• _Task requirements_
Write the data out again, word for word.

• _Recorded data_
* * *
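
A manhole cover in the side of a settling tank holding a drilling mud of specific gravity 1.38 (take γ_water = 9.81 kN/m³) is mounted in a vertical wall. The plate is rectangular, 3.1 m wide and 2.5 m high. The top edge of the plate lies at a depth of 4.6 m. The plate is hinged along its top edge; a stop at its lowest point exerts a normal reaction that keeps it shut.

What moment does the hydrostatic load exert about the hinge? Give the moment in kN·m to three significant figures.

M ≈ 822 kN·m

γ = 1.38 × 9.81 = 13.5378 kN/m³.
The centroid lies 2.5/2 = 1.25 m below the top edge, so the centroid depth is h_c = 4.6 + 1.25 = 5.85 m.
A = 3.1 × 2.5 = 7.75 m².
Resultant F = γ·h_c·A = 13.5378 × 5.85 × 7.75 = 613.77 kN.
I_c = b·h³/12 = 3.1 × 2.5³/12 = 4.03646 m⁴.
Centre of pressure: y_p = y_c + I_c/(y_c·A) = 5.85 + 4.03646/(5.85 × 7.75) = 5.85 + 0.0890314 = 5.93903 m along the plane.
The resultant acts 1.25 + 0.0890314 = 1.33903 m (along the plate) below the hinge at the top edge, so the moment about the hinge is M = F × 1.33903 = 613.77 × 1.33903 = 821.856 kN·m.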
* * *
• _Result of this exercise_
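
A manhole cover in the side of a settling tank holding a drilling mud of specific gravity 1.38 (take γ_water = 9.81 kN/m³) is mounted in a vertical wall. The plate is rectangular, 3.1 m wide and 2.5 m high. The top edge of the plate lies at a depth of 4.6 m. The plate is hinged along its top edge; a stop at its lowest point exerts a normal reaction that keeps it shut.

What moment does the hydrostatic load exert about the hinge? Give the moment in kN·m to three significant figures.

M ≈ 822 kN·m

γ = 1.38 × 9.81 = 13.5378 kN/m³.
The centroid lies 2.5/2 = 1.25 m below the top edge, so the centroid depth is h_c = 4.6 + 1.25 = 5.85 m.
A = 3.1 × 2.5 = 7.75 m².
Resultant F = γ·h_c·A = 13.5378 × 5.85 × 7.75 = 613.77 kN.
I_c = b·h³/12 = 3.1 × 2.5³/12 = 4.03646 m⁴.
Centre of pressure: y_p = y_c + I_c/(y_c·A) = 5.85 + 4.03646/(5.85 × 7.75) = 5.85 + 0.0890314 = 5.93903 m along the plane.
The resultant acts 1.25 + 0.0890314 = 1.33903 m (along the plate) below the hinge at the top edge, so the moment about the hinge is M = F × 1.33903 = 613.77 × 1.33903 = 821.856 kN·m.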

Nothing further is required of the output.